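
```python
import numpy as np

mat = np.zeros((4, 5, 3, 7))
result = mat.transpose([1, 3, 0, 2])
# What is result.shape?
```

(5, 7, 4, 3)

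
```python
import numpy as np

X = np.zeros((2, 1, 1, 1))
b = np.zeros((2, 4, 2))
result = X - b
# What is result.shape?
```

(2, 2, 4, 2)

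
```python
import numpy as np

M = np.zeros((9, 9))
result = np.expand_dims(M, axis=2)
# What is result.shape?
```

(9, 9, 1)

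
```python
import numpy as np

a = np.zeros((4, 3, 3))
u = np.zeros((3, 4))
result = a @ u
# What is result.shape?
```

(4, 3, 4)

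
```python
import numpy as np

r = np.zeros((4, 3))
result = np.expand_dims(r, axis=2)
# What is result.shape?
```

(4, 3, 1)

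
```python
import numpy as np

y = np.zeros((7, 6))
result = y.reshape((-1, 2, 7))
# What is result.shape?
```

(3, 2, 7)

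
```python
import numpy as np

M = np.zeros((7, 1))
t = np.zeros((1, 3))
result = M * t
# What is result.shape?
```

(7, 3)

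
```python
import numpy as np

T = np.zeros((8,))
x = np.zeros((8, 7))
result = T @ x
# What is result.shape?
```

(7,)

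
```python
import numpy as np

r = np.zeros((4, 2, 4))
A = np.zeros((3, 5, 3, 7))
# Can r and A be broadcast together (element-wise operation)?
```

No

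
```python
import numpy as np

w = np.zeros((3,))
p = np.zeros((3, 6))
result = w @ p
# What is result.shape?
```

(6,)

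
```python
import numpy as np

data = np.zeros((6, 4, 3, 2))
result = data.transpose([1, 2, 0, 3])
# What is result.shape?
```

(4, 3, 6, 2)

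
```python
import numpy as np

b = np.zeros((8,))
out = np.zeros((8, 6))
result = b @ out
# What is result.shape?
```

(6,)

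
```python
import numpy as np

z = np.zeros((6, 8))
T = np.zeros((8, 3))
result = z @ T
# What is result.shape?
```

(6, 3)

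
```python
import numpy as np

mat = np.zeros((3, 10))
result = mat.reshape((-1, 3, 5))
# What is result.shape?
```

(2, 3, 5)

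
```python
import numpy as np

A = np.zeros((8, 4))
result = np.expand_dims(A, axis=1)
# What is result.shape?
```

(8, 1, 4)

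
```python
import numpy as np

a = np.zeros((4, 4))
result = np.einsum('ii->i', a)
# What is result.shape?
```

(4,)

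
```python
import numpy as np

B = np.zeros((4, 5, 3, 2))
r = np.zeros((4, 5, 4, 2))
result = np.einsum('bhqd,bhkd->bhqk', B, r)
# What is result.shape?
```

(4, 5, 3, 4)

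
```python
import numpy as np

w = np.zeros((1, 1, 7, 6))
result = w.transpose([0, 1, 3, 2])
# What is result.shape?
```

(1, 1, 6, 7)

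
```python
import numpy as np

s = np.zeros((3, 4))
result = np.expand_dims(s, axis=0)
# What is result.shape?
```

(1, 3, 4)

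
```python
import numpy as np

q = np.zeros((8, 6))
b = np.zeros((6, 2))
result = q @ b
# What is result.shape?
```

(8, 2)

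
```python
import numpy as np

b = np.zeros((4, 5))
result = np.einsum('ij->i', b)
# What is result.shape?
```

(4,)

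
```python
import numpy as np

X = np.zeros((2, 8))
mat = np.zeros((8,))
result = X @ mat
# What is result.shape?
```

(2,)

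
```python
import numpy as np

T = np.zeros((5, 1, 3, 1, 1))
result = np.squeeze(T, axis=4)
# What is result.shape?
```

(5, 1, 3, 1)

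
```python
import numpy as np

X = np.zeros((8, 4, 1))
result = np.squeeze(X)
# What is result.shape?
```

(8, 4)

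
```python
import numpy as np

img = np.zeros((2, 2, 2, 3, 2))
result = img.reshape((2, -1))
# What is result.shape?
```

(2, 24)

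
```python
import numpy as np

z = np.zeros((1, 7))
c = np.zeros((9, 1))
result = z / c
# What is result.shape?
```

(9, 7)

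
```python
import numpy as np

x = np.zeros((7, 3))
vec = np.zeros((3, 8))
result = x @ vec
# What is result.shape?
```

(7, 8)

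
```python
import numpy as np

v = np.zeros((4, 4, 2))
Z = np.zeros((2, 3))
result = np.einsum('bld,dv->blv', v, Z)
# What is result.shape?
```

(4, 4, 3)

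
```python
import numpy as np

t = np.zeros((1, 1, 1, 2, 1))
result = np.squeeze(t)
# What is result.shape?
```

(2,)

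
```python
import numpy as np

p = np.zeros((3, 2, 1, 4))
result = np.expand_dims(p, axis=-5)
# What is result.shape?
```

(1, 3, 2, 1, 4)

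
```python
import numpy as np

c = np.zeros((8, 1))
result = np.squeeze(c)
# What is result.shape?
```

(8,)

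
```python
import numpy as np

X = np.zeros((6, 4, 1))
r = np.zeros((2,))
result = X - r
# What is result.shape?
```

(6, 4, 2)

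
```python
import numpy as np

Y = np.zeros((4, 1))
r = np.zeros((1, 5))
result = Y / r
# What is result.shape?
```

(4, 5)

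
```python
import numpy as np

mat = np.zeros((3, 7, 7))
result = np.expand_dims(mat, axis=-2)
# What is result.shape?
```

(3, 7, 1, 7)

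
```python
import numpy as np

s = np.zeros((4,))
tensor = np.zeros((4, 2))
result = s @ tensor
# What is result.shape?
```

(2,)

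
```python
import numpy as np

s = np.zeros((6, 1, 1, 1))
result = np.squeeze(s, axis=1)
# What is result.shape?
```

(6, 1, 1)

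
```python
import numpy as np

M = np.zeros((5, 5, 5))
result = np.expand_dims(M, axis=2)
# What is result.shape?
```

(5, 5, 1, 5)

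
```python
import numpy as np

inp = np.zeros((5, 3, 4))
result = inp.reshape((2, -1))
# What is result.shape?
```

(2, 30)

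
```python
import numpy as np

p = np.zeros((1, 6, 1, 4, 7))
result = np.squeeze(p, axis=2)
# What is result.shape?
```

(1, 6, 4, 7)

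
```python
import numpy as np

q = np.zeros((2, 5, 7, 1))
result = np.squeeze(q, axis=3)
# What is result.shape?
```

(2, 5, 7)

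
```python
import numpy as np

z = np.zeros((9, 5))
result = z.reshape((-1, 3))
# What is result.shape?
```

(15, 3)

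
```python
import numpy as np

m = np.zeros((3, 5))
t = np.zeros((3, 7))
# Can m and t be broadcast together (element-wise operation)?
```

No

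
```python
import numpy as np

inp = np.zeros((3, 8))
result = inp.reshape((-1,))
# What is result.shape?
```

(24,)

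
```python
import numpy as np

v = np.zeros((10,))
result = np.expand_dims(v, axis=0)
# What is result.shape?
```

(1, 10)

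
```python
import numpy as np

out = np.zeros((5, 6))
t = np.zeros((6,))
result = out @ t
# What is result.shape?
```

(5,)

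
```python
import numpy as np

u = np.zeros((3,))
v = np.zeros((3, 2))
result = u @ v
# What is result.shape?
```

(2,)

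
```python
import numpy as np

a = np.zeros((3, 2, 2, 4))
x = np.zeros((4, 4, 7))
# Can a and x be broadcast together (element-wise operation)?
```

No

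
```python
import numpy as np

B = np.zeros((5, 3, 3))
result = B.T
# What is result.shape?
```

(3, 3, 5)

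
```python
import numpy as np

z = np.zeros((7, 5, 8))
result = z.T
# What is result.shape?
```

(8, 5, 7)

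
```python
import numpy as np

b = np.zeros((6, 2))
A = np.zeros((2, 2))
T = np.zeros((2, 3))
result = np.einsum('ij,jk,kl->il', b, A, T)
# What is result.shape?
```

(6, 3)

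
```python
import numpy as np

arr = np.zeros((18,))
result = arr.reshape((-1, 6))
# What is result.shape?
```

(3, 6)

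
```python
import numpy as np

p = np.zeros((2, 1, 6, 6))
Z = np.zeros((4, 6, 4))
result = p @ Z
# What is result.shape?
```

(2, 4, 6, 4)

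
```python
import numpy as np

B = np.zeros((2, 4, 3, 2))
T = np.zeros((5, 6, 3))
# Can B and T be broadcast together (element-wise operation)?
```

No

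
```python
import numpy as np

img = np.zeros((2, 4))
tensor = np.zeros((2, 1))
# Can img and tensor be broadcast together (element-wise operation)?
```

Yes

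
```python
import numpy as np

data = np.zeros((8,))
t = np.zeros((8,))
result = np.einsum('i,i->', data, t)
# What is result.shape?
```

()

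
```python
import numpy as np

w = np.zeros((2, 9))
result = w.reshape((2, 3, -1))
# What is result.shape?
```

(2, 3, 3)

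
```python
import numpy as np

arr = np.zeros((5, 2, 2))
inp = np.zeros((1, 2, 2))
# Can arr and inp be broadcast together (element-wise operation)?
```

Yes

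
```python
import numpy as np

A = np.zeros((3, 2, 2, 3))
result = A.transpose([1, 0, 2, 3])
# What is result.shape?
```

(2, 3, 2, 3)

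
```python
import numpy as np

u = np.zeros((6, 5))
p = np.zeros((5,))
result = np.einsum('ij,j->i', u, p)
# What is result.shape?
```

(6,)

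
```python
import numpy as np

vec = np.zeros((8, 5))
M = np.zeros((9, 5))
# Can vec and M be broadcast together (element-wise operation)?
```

No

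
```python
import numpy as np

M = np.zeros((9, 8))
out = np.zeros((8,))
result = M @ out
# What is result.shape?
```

(9,)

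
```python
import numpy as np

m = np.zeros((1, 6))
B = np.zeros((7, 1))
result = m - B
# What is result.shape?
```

(7, 6)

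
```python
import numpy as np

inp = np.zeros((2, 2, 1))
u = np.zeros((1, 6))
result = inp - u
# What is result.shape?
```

(2, 2, 6)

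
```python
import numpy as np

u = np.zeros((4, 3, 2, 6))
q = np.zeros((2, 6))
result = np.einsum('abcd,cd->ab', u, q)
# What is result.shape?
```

(4, 3)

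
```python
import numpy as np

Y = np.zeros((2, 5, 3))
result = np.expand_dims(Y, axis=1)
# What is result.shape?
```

(2, 1, 5, 3)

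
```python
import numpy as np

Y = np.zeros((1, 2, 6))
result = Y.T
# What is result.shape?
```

(6, 2, 1)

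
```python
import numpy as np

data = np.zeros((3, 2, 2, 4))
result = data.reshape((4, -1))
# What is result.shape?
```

(4, 12)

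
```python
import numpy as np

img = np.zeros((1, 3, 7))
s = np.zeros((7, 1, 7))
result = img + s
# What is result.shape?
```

(7, 3, 7)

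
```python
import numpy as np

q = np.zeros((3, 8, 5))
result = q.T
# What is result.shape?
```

(5, 8, 3)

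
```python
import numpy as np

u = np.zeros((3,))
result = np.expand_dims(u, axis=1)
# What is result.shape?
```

(3, 1)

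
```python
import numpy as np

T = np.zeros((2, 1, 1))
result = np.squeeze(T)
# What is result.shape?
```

(2,)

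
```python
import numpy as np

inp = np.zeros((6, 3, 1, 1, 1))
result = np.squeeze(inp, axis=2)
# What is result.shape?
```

(6, 3, 1, 1)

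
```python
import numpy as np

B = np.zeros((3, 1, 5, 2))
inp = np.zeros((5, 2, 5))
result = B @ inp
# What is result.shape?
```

(3, 5, 5, 5)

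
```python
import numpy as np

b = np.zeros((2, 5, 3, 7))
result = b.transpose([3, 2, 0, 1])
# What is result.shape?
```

(7, 3, 2, 5)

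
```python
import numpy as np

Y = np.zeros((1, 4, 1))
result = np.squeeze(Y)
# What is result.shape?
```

(4,)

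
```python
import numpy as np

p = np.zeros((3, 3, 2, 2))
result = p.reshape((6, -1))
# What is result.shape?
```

(6, 6)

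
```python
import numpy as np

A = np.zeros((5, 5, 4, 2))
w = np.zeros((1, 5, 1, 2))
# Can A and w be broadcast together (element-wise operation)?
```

Yes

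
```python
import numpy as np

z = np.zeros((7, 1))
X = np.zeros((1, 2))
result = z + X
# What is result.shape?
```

(7, 2)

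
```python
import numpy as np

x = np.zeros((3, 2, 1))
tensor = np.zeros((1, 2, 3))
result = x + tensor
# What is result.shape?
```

(3, 2, 3)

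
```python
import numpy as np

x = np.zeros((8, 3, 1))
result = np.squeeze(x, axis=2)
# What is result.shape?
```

(8, 3)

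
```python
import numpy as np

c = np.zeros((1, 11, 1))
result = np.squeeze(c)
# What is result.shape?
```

(11,)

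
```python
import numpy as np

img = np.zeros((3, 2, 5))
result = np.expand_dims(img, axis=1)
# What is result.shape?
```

(3, 1, 2, 5)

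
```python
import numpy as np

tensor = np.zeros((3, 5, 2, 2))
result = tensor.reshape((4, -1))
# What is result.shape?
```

(4, 15)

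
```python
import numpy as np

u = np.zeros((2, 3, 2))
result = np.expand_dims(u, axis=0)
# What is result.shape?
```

(1, 2, 3, 2)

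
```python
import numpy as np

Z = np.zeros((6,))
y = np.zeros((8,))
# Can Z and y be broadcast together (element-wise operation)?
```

No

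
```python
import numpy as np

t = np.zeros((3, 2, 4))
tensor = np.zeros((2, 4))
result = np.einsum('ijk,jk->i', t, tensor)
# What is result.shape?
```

(3,)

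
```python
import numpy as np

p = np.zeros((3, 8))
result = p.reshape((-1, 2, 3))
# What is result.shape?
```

(4, 2, 3)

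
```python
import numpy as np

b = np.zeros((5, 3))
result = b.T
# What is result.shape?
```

(3, 5)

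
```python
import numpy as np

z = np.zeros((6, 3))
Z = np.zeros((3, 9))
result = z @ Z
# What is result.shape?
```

(6, 9)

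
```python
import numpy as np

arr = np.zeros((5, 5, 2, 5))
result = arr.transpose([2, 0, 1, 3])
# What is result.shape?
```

(2, 5, 5, 5)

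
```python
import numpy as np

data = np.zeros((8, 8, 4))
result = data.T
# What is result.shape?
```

(4, 8, 8)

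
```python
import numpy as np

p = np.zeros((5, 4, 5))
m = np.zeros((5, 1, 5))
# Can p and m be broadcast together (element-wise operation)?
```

Yes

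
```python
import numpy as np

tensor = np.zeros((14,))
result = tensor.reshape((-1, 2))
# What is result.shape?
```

(7, 2)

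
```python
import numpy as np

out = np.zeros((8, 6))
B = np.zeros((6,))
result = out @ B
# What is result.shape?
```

(8,)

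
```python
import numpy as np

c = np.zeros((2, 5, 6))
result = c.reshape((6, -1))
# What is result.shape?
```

(6, 10)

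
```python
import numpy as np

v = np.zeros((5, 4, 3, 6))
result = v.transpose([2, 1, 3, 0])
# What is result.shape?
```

(3, 4, 6, 5)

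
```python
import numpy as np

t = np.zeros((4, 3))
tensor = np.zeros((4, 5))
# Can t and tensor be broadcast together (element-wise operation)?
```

No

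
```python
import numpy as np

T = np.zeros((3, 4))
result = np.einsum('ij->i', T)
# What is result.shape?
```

(3,)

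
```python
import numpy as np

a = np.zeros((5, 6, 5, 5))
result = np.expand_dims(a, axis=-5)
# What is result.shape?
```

(1, 5, 6, 5, 5)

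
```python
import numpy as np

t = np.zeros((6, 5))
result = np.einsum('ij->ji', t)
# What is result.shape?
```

(5, 6)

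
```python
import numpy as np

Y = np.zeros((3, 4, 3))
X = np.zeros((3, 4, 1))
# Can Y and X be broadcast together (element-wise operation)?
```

Yes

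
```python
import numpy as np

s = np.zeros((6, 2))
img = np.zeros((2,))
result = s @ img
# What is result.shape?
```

(6,)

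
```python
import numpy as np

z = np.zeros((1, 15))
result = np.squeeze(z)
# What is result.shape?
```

(15,)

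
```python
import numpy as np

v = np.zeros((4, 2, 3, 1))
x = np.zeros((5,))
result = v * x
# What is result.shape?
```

(4, 2, 3, 5)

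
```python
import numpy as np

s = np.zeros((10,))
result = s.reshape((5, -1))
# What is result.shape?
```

(5, 2)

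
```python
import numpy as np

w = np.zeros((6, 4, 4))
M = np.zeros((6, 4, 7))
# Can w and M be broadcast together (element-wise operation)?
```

No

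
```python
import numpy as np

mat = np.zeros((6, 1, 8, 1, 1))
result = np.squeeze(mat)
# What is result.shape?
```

(6, 8)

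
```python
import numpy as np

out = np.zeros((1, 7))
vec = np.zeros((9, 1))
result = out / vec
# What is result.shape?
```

(9, 7)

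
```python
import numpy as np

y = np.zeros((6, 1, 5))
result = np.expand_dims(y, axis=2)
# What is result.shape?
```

(6, 1, 1, 5)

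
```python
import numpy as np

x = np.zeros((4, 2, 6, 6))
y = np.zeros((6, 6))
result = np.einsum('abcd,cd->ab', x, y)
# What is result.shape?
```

(4, 2)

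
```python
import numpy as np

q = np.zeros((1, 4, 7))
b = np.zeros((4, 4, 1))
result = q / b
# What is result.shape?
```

(4, 4, 7)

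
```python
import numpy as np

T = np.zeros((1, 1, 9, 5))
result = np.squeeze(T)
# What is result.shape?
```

(9, 5)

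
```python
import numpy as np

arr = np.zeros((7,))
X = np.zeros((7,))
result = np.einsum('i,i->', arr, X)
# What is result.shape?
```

()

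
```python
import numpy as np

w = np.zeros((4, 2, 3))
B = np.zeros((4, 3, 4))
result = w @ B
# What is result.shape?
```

(4, 2, 4)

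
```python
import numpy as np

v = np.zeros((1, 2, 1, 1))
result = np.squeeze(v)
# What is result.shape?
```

(2,)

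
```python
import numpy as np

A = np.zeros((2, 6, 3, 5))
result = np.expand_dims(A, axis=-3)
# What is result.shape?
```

(2, 6, 1, 3, 5)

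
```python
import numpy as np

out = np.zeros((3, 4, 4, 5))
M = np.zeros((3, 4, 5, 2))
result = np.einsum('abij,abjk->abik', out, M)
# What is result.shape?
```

(3, 4, 4, 2)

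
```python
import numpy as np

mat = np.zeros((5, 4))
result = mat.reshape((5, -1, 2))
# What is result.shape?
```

(5, 2, 2)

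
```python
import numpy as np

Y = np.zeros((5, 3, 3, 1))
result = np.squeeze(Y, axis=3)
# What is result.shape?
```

(5, 3, 3)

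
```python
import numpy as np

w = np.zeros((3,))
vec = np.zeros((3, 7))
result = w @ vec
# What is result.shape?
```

(7,)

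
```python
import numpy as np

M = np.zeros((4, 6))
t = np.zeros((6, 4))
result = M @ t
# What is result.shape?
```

(4, 4)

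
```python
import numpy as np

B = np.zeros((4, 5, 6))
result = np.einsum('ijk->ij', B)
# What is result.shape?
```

(4, 5)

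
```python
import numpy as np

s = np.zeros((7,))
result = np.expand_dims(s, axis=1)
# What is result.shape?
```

(7, 1)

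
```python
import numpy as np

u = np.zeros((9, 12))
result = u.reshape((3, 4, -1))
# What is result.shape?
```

(3, 4, 9)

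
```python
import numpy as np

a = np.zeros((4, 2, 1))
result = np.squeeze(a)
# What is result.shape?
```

(4, 2)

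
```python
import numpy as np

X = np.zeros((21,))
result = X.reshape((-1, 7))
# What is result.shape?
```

(3, 7)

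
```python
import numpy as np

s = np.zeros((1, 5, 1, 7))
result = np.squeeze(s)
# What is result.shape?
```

(5, 7)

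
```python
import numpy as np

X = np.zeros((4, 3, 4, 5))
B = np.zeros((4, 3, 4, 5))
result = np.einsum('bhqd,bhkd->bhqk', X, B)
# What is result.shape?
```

(4, 3, 4, 4)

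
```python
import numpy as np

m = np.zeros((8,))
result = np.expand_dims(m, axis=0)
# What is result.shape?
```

(1, 8)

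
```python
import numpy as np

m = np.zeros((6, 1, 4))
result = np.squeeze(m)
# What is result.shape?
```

(6, 4)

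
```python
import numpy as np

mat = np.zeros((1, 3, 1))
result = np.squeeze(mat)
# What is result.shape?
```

(3,)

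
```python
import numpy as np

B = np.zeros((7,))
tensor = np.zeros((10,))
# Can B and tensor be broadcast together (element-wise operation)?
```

No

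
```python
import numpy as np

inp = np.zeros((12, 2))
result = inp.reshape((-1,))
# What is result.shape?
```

(24,)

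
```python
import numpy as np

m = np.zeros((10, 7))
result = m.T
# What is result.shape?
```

(7, 10)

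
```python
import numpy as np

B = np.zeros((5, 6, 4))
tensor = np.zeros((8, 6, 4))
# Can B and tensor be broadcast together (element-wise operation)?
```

No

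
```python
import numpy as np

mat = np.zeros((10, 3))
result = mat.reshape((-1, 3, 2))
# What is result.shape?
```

(5, 3, 2)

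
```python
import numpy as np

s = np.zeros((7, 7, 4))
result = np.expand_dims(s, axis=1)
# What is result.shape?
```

(7, 1, 7, 4)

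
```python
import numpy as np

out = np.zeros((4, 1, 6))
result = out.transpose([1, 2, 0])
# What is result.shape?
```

(1, 6, 4)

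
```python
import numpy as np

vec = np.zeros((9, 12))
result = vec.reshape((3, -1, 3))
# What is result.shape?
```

(3, 12, 3)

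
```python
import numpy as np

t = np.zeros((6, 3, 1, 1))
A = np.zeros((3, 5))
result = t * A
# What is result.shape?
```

(6, 3, 3, 5)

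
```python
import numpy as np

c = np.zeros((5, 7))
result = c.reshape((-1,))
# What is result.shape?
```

(35,)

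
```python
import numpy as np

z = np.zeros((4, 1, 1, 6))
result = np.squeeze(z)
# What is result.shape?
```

(4, 6)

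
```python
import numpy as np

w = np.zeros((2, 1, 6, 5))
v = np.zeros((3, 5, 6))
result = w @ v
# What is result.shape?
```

(2, 3, 6, 6)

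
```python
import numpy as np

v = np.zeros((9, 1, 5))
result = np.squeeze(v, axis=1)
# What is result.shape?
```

(9, 5)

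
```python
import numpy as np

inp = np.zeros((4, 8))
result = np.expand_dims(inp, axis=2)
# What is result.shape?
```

(4, 8, 1)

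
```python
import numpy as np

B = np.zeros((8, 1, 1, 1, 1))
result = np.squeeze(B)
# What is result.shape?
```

(8,)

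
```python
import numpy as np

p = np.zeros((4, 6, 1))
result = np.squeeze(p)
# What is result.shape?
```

(4, 6)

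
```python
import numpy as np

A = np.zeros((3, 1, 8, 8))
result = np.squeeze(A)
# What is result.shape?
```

(3, 8, 8)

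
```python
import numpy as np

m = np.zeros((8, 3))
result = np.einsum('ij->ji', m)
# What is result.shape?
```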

**WORK INSTRUCTION**
Please give the number of lines in the listing that include "bhqd", with nothing else.

**COMPLETED EXERCISE**
2